DESCRIPTION OF THE TASK: Every record that follows should be printed verbatim.

# # #

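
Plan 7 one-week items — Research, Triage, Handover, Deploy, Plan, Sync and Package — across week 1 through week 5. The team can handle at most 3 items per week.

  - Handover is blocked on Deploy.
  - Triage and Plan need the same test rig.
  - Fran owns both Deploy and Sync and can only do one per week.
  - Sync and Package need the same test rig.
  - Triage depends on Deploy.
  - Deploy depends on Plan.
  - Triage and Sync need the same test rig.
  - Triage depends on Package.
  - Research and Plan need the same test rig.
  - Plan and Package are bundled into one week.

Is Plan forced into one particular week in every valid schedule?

Plan can be week 1 (e.g. Triage=week 3, Package=week 1, Handover=week 3, Research=week 2, Deploy=week 2, Plan=week 1, Sync=week 4) or week 2 (e.g. Deploy in week 3; Package in week 2; Sync in week 1; Research in week 1; Plan in week 2; Triage in week 4; Handover in week 4).

No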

# # #

YOUR SOLUTION:
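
Plan 7 one-week items — Research, Triage, Handover, Deploy, Plan, Sync and Package — across week 1 through week 5. The team can handle at most 3 items per week.

  - Handover is blocked on Deploy.
  - Triage and Plan need the same test rig.
  - Fran owns both Deploy and Sync and can only do one per week.
  - Sync and Package need the same test rig.
  - Triage depends on Deploy.
  - Deploy depends on Plan.
  - Triage and Sync need the same test rig.
  - Triage depends on Package.
  - Research and Plan need the same test rig.
  - Plan and Package are bundled into one week.

Is Plan forced into one particular week in every valid schedule?

Plan can be week 1 (e.g. Triage=week 3, Package=week 1, Handover=week 3, Research=week 2, Deploy=week 2, Plan=week 1, Sync=week 4) or week 2 (e.g. Deploy in week 3; Package in week 2; Sync in week 1; Research in week 1; Plan in week 2; Triage in week 4; Handover in week 4).

No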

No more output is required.